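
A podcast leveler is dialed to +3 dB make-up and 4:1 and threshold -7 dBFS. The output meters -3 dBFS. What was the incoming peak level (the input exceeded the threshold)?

-3 dBFS

Stripping the +3 dB make-up gives -6 dBFS at the gain stage.
The compressed level sits -6 − (-7) = 1 dB over threshold.
Before 4:1 compression the overshoot was 1 × 4 = 4 dB, so input = -7 + 4 = -3 dBFS.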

+-------+

Retype the listing above without a single difference.

### Answer
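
A podcast leveler is dialed to +3 dB make-up and 4:1 and threshold -7 dBFS. The output meters -3 dBFS. What was the incoming peak level (the input exceeded the threshold)?

-3 dBFS

Stripping the +3 dB make-up gives -6 dBFS at the gain stage.
The compressed level sits -6 − (-7) = 1 dB over threshold.
Before 4:1 compression the overshoot was 1 × 4 = 4 dB, so input = -7 + 4 = -3 dBFS.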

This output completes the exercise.